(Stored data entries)
»»
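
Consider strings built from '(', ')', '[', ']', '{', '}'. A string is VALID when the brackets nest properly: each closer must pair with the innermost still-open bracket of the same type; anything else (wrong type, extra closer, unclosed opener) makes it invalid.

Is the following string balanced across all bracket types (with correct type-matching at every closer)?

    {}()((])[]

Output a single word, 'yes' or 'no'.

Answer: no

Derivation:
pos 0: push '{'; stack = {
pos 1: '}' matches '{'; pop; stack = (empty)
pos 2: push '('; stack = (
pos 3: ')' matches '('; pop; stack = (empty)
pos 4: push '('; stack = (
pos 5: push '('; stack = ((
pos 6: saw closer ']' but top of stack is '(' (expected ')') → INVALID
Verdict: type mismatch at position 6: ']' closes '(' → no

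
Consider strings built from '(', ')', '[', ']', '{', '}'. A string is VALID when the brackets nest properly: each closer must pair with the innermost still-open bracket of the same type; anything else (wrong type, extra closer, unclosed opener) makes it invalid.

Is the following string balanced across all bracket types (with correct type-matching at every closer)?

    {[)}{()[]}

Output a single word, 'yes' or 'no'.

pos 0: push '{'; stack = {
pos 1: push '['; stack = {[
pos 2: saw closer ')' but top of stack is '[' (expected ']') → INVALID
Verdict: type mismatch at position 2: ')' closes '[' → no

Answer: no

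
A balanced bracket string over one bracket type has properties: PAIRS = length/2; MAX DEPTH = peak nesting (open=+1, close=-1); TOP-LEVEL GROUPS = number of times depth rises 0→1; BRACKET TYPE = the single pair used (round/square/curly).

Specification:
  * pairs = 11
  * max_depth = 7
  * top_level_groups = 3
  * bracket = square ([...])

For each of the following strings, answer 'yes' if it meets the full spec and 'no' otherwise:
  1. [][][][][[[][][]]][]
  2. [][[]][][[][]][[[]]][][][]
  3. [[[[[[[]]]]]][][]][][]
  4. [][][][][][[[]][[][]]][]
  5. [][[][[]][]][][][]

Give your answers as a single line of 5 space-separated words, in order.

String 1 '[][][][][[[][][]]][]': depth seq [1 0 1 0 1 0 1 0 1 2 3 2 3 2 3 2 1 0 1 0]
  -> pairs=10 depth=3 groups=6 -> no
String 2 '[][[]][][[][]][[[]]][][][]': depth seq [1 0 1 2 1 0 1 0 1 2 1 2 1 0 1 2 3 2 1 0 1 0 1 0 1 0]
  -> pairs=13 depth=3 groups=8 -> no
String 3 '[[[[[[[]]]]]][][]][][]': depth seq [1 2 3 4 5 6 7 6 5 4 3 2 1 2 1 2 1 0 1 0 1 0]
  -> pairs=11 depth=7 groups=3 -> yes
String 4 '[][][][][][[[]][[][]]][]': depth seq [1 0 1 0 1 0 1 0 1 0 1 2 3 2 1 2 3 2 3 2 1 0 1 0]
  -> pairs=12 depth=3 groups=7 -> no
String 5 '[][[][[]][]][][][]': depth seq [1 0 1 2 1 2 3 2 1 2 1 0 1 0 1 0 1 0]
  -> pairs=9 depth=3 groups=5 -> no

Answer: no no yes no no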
««
Try it =
Copy the records above, keeping every word the same.

Answer to this exercise =
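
Consider strings built from '(', ')', '[', ']', '{', '}'. A string is VALID when the brackets nest properly: each closer must pair with the innermost still-open bracket of the same type; anything else (wrong type, extra closer, unclosed opener) makes it invalid.

Is the following string balanced across all bracket types (with correct type-matching at every closer)?

    {}()((])[]

Output a single word, 'yes' or 'no'.

Answer: no

Derivation:
pos 0: push '{'; stack = {
pos 1: '}' matches '{'; pop; stack = (empty)
pos 2: push '('; stack = (
pos 3: ')' matches '('; pop; stack = (empty)
pos 4: push '('; stack = (
pos 5: push '('; stack = ((
pos 6: saw closer ']' but top of stack is '(' (expected ')') → INVALID
Verdict: type mismatch at position 6: ']' closes '(' → no

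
Consider strings built from '(', ')', '[', ']', '{', '}'. A string is VALID when the brackets nest properly: each closer must pair with the innermost still-open bracket of the same type; anything else (wrong type, extra closer, unclosed opener) makes it invalid.

Is the following string balanced across all bracket types (with correct type-matching at every closer)?

    {[)}{()[]}

Output a single word, 'yes' or 'no'.

pos 0: push '{'; stack = {
pos 1: push '['; stack = {[
pos 2: saw closer ')' but top of stack is '[' (expected ']') → INVALID
Verdict: type mismatch at position 2: ')' closes '[' → no

Answer: no

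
A balanced bracket string over one bracket type has properties: PAIRS = length/2; MAX DEPTH = peak nesting (open=+1, close=-1); TOP-LEVEL GROUPS = number of times depth rises 0→1; BRACKET TYPE = the single pair used (round/square/curly).

Specification:
  * pairs = 11
  * max_depth = 7
  * top_level_groups = 3
  * bracket = square ([...])

For each of the following strings, answer 'yes' if it meets the full spec and 'no' otherwise:
  1. [][][][][[[][][]]][]
  2. [][[]][][[][]][[[]]][][][]
  3. [[[[[[[]]]]]][][]][][]
  4. [][][][][][[[]][[][]]][]
  5. [][[][[]][]][][][]

Give your answers as a single line of 5 space-separated words, in order.

String 1 '[][][][][[[][][]]][]': depth seq [1 0 1 0 1 0 1 0 1 2 3 2 3 2 3 2 1 0 1 0]
  -> pairs=10 depth=3 groups=6 -> no
String 2 '[][[]][][[][]][[[]]][][][]': depth seq [1 0 1 2 1 0 1 0 1 2 1 2 1 0 1 2 3 2 1 0 1 0 1 0 1 0]
  -> pairs=13 depth=3 groups=8 -> no
String 3 '[[[[[[[]]]]]][][]][][]': depth seq [1 2 3 4 5 6 7 6 5 4 3 2 1 2 1 2 1 0 1 0 1 0]
  -> pairs=11 depth=7 groups=3 -> yes
String 4 '[][][][][][[[]][[][]]][]': depth seq [1 0 1 0 1 0 1 0 1 0 1 2 3 2 1 2 3 2 3 2 1 0 1 0]
  -> pairs=12 depth=3 groups=7 -> no
String 5 '[][[][[]][]][][][]': depth seq [1 0 1 2 1 2 3 2 1 2 1 0 1 0 1 0 1 0]
  -> pairs=9 depth=3 groups=5 -> no

Answer: no no yes no no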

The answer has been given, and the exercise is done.